- **Exercise aim**
Search the material below for the string "expensed" and list each line that holds it.

━━━━━━━━━━━━━━━━━━━━━━━━━━━━━━

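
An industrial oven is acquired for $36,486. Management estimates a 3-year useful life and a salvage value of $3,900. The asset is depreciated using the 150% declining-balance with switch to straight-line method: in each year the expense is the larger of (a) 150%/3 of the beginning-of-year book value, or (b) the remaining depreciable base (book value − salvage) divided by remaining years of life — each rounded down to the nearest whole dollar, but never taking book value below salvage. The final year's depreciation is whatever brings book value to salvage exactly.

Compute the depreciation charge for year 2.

$9,121

Depreciable base = $36,486 − $3,900 = $32,586.
Year 1: DB = ⌊$36,486 × 150%/3⌋ = $18,243; SL = ⌊$32,586/3⌋ = $10,862 → take DB $18,243. Book value $18,243.
Year 2: DB = ⌊$18,243 × 150%/3⌋ = $9,121; SL = ⌊$14,343/2⌋ = $7,171 → take DB $9,121. Book value $9,122.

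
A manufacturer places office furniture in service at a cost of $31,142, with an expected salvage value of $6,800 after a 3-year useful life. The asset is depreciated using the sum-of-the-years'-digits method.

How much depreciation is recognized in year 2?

$8,114

Depreciable base = $31,142 − $6,800 = $24,342.
Sum of the years' digits = 3+2+1 = 6.
Year 1: $24,342 × 3/6 = $12,171. Book value $18,971.
Year 2: $24,342 × 2/6 = $8,114. Book value $10,857.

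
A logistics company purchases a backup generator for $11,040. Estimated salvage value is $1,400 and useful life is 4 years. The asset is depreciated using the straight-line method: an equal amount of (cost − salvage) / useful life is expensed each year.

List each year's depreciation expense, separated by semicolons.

$2,410; $2,410; $2,410; $2,410

Depreciable base = $11,040 − $1,400 = $9,640.
Annual expense = $9,640 / 4 = $2,410.
End of year 1: book value $8,630.
End of year 2: book value $6,220.
End of year 3: book value $3,810.
End of year 4: book value $1,400.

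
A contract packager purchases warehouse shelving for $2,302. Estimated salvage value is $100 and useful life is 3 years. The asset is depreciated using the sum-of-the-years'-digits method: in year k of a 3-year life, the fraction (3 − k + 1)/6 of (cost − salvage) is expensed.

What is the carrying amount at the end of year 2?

$467

Depreciable base = $2,302 − $100 = $2,202.
Sum of the years' digits = 3+2+1 = 6.
Year 1: $2,202 × 3/6 = $1,101. Book value $1,201.
Year 2: $2,202 × 2/6 = $734. Book value $467.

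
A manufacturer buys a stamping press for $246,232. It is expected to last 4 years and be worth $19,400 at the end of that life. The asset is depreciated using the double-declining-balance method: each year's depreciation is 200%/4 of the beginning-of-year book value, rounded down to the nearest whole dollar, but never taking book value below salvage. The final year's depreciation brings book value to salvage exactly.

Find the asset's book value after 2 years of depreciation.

$61,558

Depreciable base = $246,232 − $19,400 = $226,832.
Year 1: ⌊$246,232 × 200%/4⌋ = $123,116. Book value $123,116.
Year 2: ⌊$123,116 × 200%/4⌋ = $61,558. Book value $61,558.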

━━━━━━━━━━━━━━━━━━━━━━━━━━━━━━

- **Finished exercise**
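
A logistics company purchases a backup generator for $11,040. Estimated salvage value is $1,400 and useful life is 4 years. The asset is depreciated using the straight-line method: an equal amount of (cost − salvage) / useful life is expensed each year.
A contract packager purchases warehouse shelving for $2,302. Estimated salvage value is $100 and useful life is 3 years. The asset is depreciated using the sum-of-the-years'-digits method: in year k of a 3-year life, the fraction (3 − k + 1)/6 of (cost − salvage) is expensed.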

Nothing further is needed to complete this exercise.